**DIRECTIONS FOR THIS TASK:**
Among the records below, find the lines containing "Description" and state only how many there are.

**DATA SHOWN:**
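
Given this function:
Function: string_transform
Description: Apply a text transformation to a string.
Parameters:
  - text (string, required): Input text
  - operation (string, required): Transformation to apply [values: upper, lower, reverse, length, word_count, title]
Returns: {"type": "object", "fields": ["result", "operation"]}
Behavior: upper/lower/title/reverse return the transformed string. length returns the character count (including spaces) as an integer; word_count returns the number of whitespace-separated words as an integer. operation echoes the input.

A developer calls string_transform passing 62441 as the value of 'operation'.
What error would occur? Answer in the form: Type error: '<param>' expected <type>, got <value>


Spec: 'operation' is declared as string; 62441 is an integer.
Type error: 'operation' expected string, got 62441


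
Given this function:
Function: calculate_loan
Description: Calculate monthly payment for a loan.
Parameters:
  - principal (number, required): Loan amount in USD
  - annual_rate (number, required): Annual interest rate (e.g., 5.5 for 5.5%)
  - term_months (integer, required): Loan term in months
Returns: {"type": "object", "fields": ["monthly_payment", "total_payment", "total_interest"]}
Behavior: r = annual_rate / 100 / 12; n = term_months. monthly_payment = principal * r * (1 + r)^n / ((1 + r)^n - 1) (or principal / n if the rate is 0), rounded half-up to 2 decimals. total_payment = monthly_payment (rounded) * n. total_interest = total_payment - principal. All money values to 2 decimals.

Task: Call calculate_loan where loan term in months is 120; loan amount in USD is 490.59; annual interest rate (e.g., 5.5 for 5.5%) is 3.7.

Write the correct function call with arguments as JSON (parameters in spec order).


Mapping each described value to its parameter name:
  'Loan term in months' -> term_months = 120
  'Loan amount in USD' -> principal = 490.59
  'Annual interest rate (e.g., 5.5 for 5.5%)' -> annual_rate = 3.7
calculate_loan({"principal": 490.59, "annual_rate": 3.7, "term_months": 120})


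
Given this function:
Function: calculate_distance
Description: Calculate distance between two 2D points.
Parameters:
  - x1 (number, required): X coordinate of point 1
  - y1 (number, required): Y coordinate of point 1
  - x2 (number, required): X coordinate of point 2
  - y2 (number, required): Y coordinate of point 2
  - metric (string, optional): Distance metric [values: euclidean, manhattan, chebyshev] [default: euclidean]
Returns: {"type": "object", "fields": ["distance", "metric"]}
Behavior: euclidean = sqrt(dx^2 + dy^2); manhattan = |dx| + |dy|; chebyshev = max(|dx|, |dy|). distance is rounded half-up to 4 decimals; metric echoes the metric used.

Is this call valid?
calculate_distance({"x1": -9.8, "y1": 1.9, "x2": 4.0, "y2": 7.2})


Checking all required parameters present and types match... All valid.
Valid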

**RESPONSE BOX:**
3